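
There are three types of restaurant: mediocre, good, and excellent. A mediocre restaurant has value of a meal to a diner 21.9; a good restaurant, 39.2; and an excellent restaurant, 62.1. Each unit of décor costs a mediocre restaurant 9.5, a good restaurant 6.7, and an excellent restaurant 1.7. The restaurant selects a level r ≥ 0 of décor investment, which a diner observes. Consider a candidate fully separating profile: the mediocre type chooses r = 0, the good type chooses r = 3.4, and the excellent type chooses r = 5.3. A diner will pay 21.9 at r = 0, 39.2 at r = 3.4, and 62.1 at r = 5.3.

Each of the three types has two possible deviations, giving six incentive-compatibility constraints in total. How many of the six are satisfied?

Excellent (own payoff 62.1 − 1.7×5.3 = 53.09): to r=0 gives 21.9 → no gain ✓; to r=3.4 gives 39.2 − 1.7×3.4 = 33.42 → no gain ✓.
Mediocre (own payoff 21.9): to r=3.4 gives 39.2 − 9.5×3.4 = 6.9 → no gain ✓; to r=5.3 gives 62.1 − 9.5×5.3 = 11.75 → no gain ✓.
Good (own payoff 39.2 − 6.7×3.4 = 16.42): to r=0 gives 21.9 → profitable ✗; to r=5.3 gives 62.1 − 6.7×5.3 = 26.59 → profitable ✗.
4 of the 6 constraints hold; not an equilibrium.

4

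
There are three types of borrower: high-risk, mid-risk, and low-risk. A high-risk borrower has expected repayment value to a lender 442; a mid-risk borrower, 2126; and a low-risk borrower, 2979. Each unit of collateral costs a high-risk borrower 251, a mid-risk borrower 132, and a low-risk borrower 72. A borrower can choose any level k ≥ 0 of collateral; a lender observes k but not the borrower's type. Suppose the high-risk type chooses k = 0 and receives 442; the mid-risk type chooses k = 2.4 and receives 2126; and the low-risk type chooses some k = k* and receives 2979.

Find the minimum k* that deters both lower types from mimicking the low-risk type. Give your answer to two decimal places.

Mid-risk type (on-path payoff 2126 − 132×2.4 = 1809.2) won't mimic when 1809.2 ≥ 2979 − 132·k*, i.e. k* ≥ 8.86.
High-risk type (on-path payoff 442) won't mimic when 442 ≥ 2979 − 251·k*, i.e. k* ≥ 10.11.
Both must hold, so k* = max(10.11, 8.86) = 10.11. The high-risk type's constraint binds.

10.11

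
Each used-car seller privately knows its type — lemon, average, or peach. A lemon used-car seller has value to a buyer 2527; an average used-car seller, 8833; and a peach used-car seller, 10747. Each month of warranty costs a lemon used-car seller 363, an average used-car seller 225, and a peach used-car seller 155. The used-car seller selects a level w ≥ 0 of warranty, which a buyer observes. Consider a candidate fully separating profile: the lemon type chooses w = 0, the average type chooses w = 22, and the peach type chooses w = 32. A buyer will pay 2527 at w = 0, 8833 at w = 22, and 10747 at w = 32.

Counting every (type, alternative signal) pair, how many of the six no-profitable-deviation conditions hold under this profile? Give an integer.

6

Peach (own payoff 10747 − 155×32 = 5787): to w=0 gives 2527 → no gain ✓; to w=22 gives 8833 − 155×22 = 5423 → no gain ✓.
Lemon (own payoff 2527): to w=22 gives 8833 − 363×22 = 847 → no gain ✓; to w=32 gives 10747 − 363×32 = -869 → no gain ✓.
Average (own payoff 8833 − 225×22 = 3883): to w=0 gives 2527 → no gain ✓; to w=32 gives 10747 − 225×32 = 3547 → no gain ✓.
6 of the 6 constraints hold; this profile is a separating equilibrium.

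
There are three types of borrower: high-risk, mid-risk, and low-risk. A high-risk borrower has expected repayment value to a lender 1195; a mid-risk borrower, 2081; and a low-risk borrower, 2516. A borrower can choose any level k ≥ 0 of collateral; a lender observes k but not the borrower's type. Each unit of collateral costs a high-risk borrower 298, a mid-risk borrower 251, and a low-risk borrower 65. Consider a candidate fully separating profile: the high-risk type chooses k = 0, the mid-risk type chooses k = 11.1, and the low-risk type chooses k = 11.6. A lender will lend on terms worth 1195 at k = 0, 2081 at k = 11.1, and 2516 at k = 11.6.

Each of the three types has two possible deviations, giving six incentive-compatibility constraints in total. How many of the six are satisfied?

4

High-risk (own payoff 1195): to k=11.1 gives 2081 − 298×11.1 = -1226.8 → no gain ✓; to k=11.6 gives 2516 − 298×11.6 = -940.8 → no gain ✓.
Mid-risk (own payoff 2081 − 251×11.1 = -705.1): to k=0 gives 1195 → profitable ✗; to k=11.6 gives 2516 − 251×11.6 = -395.6 → profitable ✗.
Low-risk (own payoff 2516 − 65×11.6 = 1762): to k=0 gives 1195 → no gain ✓; to k=11.1 gives 2081 − 65×11.1 = 1359.5 → no gain ✓.
4 of the 6 constraints hold; not an equilibrium.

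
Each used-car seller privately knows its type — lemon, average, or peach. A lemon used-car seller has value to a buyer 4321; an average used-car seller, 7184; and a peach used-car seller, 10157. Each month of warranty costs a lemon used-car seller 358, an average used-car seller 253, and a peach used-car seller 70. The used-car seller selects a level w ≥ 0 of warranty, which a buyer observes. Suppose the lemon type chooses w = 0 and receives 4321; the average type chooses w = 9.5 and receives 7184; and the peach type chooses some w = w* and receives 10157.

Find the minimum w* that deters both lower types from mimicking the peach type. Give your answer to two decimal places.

21.25

Lemon type (on-path payoff 4321) won't mimic when 4321 ≥ 10157 − 358·w*, i.e. w* ≥ 16.30.
Average type (on-path payoff 7184 − 253×9.5 = 4780.5) won't mimic when 4780.5 ≥ 10157 − 253·w*, i.e. w* ≥ 21.25.
Both must hold, so w* = max(16.30, 21.25) = 21.25. The average type's constraint binds.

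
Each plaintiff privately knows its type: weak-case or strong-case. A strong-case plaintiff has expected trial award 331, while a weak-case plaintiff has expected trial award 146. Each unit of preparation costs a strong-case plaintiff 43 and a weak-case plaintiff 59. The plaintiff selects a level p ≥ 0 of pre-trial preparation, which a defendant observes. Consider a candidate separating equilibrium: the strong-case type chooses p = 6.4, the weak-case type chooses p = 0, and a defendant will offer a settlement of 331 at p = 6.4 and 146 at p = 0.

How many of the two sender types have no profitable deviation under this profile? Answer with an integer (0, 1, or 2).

Weak-case type: stay at 0 → 146; mimic → 331 − 59 × 6.4 = -46.6. IC holds (146 ≥ -46.6).
Strong-case type: signal → 331 − 43 × 6.4 = 55.8; deviate to 0 → 146. IC fails (55.8 < 146).
1 of 2 constraints hold, so this profile is not an equilibrium.

1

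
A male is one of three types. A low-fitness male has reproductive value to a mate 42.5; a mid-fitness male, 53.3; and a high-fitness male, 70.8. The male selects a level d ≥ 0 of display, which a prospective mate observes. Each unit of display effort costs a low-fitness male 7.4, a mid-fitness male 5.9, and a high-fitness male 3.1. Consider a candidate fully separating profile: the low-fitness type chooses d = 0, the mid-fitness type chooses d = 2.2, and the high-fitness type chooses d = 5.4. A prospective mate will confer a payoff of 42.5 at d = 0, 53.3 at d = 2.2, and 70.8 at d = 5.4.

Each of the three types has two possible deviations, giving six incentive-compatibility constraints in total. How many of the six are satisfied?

Low-fitness (own payoff 42.5): to d=2.2 gives 53.3 − 7.4×2.2 = 37.02 → no gain ✓; to d=5.4 gives 70.8 − 7.4×5.4 = 30.84 → no gain ✓.
Mid-fitness (own payoff 53.3 − 5.9×2.2 = 40.32): to d=0 gives 42.5 → profitable ✗; to d=5.4 gives 70.8 − 5.9×5.4 = 38.94 → no gain ✓.
High-fitness (own payoff 70.8 − 3.1×5.4 = 54.06): to d=0 gives 42.5 → no gain ✓; to d=2.2 gives 53.3 − 3.1×2.2 = 46.48 → no gain ✓.
5 of the 6 constraints hold; not an equilibrium.

5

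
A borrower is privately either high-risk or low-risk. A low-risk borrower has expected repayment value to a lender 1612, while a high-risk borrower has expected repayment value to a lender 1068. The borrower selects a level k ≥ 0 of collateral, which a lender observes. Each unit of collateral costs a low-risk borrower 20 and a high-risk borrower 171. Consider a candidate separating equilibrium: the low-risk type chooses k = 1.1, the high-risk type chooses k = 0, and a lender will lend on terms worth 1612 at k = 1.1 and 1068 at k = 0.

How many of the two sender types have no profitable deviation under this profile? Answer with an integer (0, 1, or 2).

1

Low-risk type: signal → 1612 − 20 × 1.1 = 1590; deviate to 0 → 1068. IC holds (1590 ≥ 1068).
High-risk type: stay at 0 → 1068; mimic → 1612 − 171 × 1.1 = 1423.9. IC fails (1068 < 1423.9).
1 of 2 constraints hold, so this profile is not an equilibrium.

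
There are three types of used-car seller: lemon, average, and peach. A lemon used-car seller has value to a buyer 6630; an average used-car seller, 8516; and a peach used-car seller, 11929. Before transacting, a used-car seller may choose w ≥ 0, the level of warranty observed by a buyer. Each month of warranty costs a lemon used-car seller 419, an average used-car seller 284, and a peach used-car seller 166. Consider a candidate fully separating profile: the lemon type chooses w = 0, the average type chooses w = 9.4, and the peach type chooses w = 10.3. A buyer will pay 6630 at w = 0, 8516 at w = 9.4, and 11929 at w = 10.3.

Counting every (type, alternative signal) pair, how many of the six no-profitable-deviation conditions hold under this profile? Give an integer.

Lemon (own payoff 6630): to w=9.4 gives 8516 − 419×9.4 = 4577.4 → no gain ✓; to w=10.3 gives 11929 − 419×10.3 = 7613.3 → profitable ✗.
Peach (own payoff 11929 − 166×10.3 = 10219.2): to w=0 gives 6630 → no gain ✓; to w=9.4 gives 8516 − 166×9.4 = 6955.6 → no gain ✓.
Average (own payoff 8516 − 284×9.4 = 5846.4): to w=0 gives 6630 → profitable ✗; to w=10.3 gives 11929 − 284×10.3 = 9003.8 → profitable ✗.
3 of the 6 constraints hold; not an equilibrium.

3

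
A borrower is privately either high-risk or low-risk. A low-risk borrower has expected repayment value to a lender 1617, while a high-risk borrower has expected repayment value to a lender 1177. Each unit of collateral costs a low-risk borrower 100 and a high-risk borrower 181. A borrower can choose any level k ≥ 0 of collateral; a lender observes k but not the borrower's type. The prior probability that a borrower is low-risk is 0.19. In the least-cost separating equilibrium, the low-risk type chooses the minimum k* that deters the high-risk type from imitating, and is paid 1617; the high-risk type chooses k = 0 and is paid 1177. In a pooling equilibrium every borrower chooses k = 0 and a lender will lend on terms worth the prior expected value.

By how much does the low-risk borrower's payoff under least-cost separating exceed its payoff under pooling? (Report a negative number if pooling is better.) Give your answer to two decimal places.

Least-cost separating signal: k* solves 1177 = 1617 − 181·k*, so k* = (1617 − 1177)/181 ≈ 2.4309.
Low-risk type's separating payoff: 1617 − 100 × k* = 1617 − 100 × (1617 − 1177)/181 = 1617 − 44000/181 ≈ 1373.9061.
Pooling payoff: 0.19 × 1617 + 0.81 × 1177 = 1260.6.
Difference: 1373.9061 − 1260.6 = 113.3061, i.e. 113.31 to two decimal places.
The low-risk type prefers to separate.

113.31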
——————
Reproduce only what lies between the start of the listing above and the end of the line containing "and receives 2979.", keeping every line exact.

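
There are three types of restaurant: mediocre, good, and excellent. A mediocre restaurant has value of a meal to a diner 21.9; a good restaurant, 39.2; and an excellent restaurant, 62.1. Each unit of décor costs a mediocre restaurant 9.5, a good restaurant 6.7, and an excellent restaurant 1.7. The restaurant selects a level r ≥ 0 of décor investment, which a diner observes. Consider a candidate fully separating profile: the mediocre type chooses r = 0, the good type chooses r = 3.4, and the excellent type chooses r = 5.3. A diner will pay 21.9 at r = 0, 39.2 at r = 3.4, and 62.1 at r = 5.3.

Each of the three types has two possible deviations, giving six incentive-compatibility constraints in total. How many of the six are satisfied?

Excellent (own payoff 62.1 − 1.7×5.3 = 53.09): to r=0 gives 21.9 → no gain ✓; to r=3.4 gives 39.2 − 1.7×3.4 = 33.42 → no gain ✓.
Mediocre (own payoff 21.9): to r=3.4 gives 39.2 − 9.5×3.4 = 6.9 → no gain ✓; to r=5.3 gives 62.1 − 9.5×5.3 = 11.75 → no gain ✓.
Good (own payoff 39.2 − 6.7×3.4 = 16.42): to r=0 gives 21.9 → profitable ✗; to r=5.3 gives 62.1 − 6.7×5.3 = 26.59 → profitable ✗.
4 of the 6 constraints hold; not an equilibrium.

4

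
There are three types of borrower: high-risk, mid-risk, and low-risk. A high-risk borrower has expected repayment value to a lender 442; a mid-risk borrower, 2126; and a low-risk borrower, 2979. Each unit of collateral costs a high-risk borrower 251, a mid-risk borrower 132, and a low-risk borrower 72. A borrower can choose any level k ≥ 0 of collateral; a lender observes k but not the borrower's type. Suppose the high-risk type chooses k = 0 and receives 442; the mid-risk type chooses k = 2.4 and receives 2126; and the low-risk type chooses some k = k* and receives 2979.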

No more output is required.